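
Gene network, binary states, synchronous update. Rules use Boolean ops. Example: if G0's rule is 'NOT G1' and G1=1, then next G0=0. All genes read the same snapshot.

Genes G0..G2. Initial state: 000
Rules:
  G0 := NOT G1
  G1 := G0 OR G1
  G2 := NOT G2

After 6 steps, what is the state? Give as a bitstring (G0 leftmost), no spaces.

Step 1: G0=NOT G1=NOT 0=1 G1=G0|G1=0|0=0 G2=NOT G2=NOT 0=1 -> 101
Step 2: G0=NOT G1=NOT 0=1 G1=G0|G1=1|0=1 G2=NOT G2=NOT 1=0 -> 110
Step 3: G0=NOT G1=NOT 1=0 G1=G0|G1=1|1=1 G2=NOT G2=NOT 0=1 -> 011
Step 4: G0=NOT G1=NOT 1=0 G1=G0|G1=0|1=1 G2=NOT G2=NOT 1=0 -> 010
Step 5: G0=NOT G1=NOT 1=0 G1=G0|G1=0|1=1 G2=NOT G2=NOT 0=1 -> 011
Step 6: G0=NOT G1=NOT 1=0 G1=G0|G1=0|1=1 G2=NOT G2=NOT 1=0 -> 010

010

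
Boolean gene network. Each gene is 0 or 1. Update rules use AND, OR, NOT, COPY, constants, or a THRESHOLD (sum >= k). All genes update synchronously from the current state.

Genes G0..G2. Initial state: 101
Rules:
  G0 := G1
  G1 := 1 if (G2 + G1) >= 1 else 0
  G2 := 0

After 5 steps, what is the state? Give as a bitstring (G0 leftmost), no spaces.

Step 1: G0=G1=0 G1=(1+0>=1)=1 G2=0(const) -> 010
Step 2: G0=G1=1 G1=(0+1>=1)=1 G2=0(const) -> 110
Step 3: G0=G1=1 G1=(0+1>=1)=1 G2=0(const) -> 110
Step 4: G0=G1=1 G1=(0+1>=1)=1 G2=0(const) -> 110
Step 5: G0=G1=1 G1=(0+1>=1)=1 G2=0(const) -> 110

110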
######
WORK TO BE COMPLETED
All of the material needs to be reproduced exactly as it reads.

WRITTEN REPLY
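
Gene network, binary states, synchronous update. Rules use Boolean ops. Example: if G0's rule is 'NOT G1' and G1=1, then next G0=0. All genes read the same snapshot.

Genes G0..G2. Initial state: 000
Rules:
  G0 := NOT G1
  G1 := G0 OR G1
  G2 := NOT G2

After 6 steps, what is the state? Give as a bitstring (G0 leftmost), no spaces.

Step 1: G0=NOT G1=NOT 0=1 G1=G0|G1=0|0=0 G2=NOT G2=NOT 0=1 -> 101
Step 2: G0=NOT G1=NOT 0=1 G1=G0|G1=1|0=1 G2=NOT G2=NOT 1=0 -> 110
Step 3: G0=NOT G1=NOT 1=0 G1=G0|G1=1|1=1 G2=NOT G2=NOT 0=1 -> 011
Step 4: G0=NOT G1=NOT 1=0 G1=G0|G1=0|1=1 G2=NOT G2=NOT 1=0 -> 010
Step 5: G0=NOT G1=NOT 1=0 G1=G0|G1=0|1=1 G2=NOT G2=NOT 0=1 -> 011
Step 6: G0=NOT G1=NOT 1=0 G1=G0|G1=0|1=1 G2=NOT G2=NOT 1=0 -> 010

010

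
Boolean gene network. Each gene is 0 or 1. Update rules use AND, OR, NOT, COPY, constants, or a THRESHOLD (sum >= k). All genes update synchronously from the current state.

Genes G0..G2. Initial state: 101
Rules:
  G0 := G1
  G1 := 1 if (G2 + G1) >= 1 else 0
  G2 := 0

After 5 steps, what is the state? Give as a bitstring (G0 leftmost), no spaces.

Step 1: G0=G1=0 G1=(1+0>=1)=1 G2=0(const) -> 010
Step 2: G0=G1=1 G1=(0+1>=1)=1 G2=0(const) -> 110
Step 3: G0=G1=1 G1=(0+1>=1)=1 G2=0(const) -> 110
Step 4: G0=G1=1 G1=(0+1>=1)=1 G2=0(const) -> 110
Step 5: G0=G1=1 G1=(0+1>=1)=1 G2=0(const) -> 110

110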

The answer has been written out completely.